** Directions **
Across all of the records below, determine the number of lines containing the string "aligned"; reply with that number only.

** Material provided **
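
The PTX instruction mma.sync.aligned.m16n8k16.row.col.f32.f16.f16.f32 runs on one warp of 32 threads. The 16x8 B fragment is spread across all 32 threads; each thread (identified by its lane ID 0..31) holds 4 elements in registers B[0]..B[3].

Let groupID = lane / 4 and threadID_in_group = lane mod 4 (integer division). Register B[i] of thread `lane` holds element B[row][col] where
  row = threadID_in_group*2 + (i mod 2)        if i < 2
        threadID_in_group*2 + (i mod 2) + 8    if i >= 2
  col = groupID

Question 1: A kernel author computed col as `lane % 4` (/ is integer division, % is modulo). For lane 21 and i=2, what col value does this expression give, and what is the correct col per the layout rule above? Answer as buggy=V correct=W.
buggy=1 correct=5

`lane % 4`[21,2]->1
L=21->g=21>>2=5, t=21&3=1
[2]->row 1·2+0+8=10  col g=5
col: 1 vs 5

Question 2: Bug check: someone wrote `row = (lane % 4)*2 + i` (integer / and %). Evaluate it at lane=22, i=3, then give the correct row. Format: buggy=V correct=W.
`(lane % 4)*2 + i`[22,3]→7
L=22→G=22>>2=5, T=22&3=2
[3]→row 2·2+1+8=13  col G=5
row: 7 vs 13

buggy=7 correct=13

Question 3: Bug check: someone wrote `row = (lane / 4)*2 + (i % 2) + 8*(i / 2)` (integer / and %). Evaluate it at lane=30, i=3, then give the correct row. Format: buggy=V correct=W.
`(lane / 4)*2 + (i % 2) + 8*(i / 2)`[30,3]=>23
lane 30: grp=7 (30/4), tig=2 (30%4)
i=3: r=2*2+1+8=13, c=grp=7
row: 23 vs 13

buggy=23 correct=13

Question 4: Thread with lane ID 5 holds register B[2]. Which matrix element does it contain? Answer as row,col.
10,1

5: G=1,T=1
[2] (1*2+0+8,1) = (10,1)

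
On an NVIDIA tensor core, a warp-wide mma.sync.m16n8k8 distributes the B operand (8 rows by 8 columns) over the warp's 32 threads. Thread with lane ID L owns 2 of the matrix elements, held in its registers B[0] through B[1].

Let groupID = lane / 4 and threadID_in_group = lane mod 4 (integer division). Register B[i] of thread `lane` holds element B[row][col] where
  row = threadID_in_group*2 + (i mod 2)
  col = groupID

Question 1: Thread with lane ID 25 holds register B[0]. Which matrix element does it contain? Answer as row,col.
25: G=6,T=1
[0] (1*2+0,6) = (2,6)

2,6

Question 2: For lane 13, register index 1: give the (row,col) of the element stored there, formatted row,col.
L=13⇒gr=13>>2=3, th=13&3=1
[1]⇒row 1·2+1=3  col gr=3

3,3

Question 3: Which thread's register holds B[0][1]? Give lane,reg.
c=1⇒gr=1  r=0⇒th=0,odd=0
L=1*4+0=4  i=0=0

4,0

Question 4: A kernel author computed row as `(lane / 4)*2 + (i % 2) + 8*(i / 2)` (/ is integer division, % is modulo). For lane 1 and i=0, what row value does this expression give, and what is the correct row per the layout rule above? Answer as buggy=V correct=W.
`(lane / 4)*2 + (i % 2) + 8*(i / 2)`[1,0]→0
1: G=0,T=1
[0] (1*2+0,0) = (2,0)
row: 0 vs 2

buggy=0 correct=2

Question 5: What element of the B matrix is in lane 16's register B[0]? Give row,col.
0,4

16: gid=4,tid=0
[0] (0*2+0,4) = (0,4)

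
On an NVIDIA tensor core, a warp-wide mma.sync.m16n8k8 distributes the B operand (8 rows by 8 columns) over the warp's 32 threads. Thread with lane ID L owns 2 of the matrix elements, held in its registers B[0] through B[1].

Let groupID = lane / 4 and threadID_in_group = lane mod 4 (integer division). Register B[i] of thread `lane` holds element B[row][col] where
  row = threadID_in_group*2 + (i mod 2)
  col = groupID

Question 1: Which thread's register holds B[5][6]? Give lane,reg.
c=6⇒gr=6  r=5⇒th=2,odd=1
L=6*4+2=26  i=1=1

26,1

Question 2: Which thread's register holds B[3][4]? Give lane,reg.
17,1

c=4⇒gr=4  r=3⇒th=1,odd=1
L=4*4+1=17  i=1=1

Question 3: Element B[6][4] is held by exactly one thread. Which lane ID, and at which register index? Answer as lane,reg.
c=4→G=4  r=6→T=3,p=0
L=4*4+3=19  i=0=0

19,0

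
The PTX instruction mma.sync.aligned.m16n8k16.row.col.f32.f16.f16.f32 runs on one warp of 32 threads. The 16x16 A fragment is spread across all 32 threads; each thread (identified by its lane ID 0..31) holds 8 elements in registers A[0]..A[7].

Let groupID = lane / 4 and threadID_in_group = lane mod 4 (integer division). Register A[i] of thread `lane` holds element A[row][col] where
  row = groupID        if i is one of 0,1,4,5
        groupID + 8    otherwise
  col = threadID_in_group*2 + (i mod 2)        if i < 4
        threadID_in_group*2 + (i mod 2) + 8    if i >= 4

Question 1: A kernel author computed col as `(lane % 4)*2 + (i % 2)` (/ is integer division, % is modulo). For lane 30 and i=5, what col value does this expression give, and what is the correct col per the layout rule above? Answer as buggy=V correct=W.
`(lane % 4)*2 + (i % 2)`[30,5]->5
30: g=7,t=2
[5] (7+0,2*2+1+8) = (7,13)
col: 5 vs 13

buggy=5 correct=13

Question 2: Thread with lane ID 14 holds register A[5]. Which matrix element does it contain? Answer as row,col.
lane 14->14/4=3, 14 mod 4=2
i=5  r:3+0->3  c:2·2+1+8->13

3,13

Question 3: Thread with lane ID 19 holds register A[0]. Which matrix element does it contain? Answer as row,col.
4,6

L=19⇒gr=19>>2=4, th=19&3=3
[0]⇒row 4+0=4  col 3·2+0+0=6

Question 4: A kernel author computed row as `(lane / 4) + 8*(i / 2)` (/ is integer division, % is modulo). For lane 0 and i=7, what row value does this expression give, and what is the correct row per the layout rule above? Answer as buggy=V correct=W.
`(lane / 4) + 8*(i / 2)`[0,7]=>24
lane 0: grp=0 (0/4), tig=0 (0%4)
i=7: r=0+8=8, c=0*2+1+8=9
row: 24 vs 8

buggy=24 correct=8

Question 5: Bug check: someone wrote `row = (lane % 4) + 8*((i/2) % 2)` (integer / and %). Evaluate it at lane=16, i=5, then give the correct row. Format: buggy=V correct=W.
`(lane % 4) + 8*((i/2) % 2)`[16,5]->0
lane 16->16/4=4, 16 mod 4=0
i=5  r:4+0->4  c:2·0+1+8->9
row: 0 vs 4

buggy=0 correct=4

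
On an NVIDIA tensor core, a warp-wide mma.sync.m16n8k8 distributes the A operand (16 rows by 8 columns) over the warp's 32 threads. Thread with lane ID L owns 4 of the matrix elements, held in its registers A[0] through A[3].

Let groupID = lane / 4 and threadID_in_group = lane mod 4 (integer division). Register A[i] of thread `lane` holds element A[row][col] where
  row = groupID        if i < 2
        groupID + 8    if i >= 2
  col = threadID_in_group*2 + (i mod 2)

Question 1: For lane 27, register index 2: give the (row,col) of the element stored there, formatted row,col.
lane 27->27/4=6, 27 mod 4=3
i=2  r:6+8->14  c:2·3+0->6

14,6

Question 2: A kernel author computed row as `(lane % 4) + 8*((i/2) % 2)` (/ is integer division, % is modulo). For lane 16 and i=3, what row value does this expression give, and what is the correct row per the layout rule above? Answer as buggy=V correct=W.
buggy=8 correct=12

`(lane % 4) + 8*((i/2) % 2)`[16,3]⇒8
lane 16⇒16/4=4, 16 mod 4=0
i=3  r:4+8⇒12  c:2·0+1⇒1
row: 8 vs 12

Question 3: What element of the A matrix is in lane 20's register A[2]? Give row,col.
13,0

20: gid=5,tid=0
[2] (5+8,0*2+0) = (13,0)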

** Answer to the problem **
2